§ Exercise directions: What is needed is an exact copy of the line that contains "The system starts" and of all later lines to the end of the records below, with no other lines.

§ Collected data:
====
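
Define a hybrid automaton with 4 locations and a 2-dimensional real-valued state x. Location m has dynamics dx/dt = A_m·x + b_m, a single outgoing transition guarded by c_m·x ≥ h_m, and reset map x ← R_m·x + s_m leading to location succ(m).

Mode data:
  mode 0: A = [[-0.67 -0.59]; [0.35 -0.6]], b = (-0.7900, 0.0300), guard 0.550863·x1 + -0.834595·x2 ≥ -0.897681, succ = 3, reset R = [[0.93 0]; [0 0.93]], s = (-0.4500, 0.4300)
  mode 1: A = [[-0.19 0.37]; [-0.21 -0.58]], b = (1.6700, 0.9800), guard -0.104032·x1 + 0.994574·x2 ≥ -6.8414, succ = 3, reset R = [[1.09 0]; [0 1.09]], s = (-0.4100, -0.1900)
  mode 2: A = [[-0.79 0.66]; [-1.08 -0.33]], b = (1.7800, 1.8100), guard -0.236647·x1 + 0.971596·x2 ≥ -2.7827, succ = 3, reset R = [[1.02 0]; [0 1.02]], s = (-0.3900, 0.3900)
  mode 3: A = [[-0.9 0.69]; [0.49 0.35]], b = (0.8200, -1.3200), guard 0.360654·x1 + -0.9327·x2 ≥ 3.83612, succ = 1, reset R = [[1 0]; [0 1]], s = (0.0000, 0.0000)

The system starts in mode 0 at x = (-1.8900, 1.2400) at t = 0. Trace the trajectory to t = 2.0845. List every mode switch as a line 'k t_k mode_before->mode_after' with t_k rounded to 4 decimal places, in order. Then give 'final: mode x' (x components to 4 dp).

1 1.3805 0->3
final: 3 -0.7869 -1.0526

Mode 0: guard c·x = -0.8977 hit at Δt = 1.3805 (t = 1.3805), x⁻ = (-1.6799, -0.0332) → reset → x⁺ = (-2.0123, 0.3991), jump to mode 3
Mode 3: flow for 0.7040 to horizon, guard not reached → x = (-0.7869, -1.0526)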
====
§ Result of the exercise:
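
The system starts in mode 0 at x = (-1.8900, 1.2400) at t = 0. Trace the trajectory to t = 2.0845. List every mode switch as a line 'k t_k mode_before->mode_after' with t_k rounded to 4 decimal places, in order. Then give 'final: mode x' (x components to 4 dp).

1 1.3805 0->3
final: 3 -0.7869 -1.0526

Mode 0: guard c·x = -0.8977 hit at Δt = 1.3805 (t = 1.3805), x⁻ = (-1.6799, -0.0332) → reset → x⁺ = (-2.0123, 0.3991), jump to mode 3
Mode 3: flow for 0.7040 to horizon, guard not reached → x = (-0.7869, -1.0526)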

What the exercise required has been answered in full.